If a line in the entries below contains "Units", copy it.

BEGIN

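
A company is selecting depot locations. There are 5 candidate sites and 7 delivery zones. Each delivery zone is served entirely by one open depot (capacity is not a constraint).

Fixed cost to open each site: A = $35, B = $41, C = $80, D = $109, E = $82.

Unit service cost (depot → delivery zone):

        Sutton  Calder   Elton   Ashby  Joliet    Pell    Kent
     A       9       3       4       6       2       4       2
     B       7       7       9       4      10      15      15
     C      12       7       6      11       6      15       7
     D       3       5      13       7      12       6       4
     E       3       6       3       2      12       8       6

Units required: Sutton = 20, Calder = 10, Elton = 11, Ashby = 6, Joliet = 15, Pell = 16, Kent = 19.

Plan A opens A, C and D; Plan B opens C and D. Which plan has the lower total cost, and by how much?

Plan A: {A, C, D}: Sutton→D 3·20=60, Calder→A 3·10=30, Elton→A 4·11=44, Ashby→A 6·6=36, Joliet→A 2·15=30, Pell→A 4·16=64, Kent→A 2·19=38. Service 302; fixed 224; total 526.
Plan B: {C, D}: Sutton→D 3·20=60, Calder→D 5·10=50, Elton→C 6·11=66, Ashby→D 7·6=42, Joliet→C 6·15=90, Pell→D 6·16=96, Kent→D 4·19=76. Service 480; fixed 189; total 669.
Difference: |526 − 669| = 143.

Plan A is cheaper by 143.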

END
BEGIN

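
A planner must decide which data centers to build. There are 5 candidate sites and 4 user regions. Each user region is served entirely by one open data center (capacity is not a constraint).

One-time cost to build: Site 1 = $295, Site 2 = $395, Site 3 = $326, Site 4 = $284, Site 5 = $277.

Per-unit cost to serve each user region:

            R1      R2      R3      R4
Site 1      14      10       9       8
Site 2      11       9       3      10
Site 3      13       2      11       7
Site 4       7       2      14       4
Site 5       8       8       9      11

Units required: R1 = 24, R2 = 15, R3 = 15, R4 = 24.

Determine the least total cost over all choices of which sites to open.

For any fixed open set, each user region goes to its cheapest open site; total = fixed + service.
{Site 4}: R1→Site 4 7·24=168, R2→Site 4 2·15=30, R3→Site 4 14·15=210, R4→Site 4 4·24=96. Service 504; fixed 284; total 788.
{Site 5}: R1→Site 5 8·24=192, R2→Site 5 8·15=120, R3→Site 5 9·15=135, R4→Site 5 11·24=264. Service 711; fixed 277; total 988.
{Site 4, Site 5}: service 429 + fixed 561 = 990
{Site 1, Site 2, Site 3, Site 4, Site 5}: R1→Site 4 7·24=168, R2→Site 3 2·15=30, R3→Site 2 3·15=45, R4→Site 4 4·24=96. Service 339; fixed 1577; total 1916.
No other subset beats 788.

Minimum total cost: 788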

END

EXERCISE RESPONSE.
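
Units required: Sutton = 20, Calder = 10, Elton = 11, Ashby = 6, Joliet = 15, Pell = 16, Kent = 19.
Units required: R1 = 24, R2 = 15, R3 = 15, R4 = 24.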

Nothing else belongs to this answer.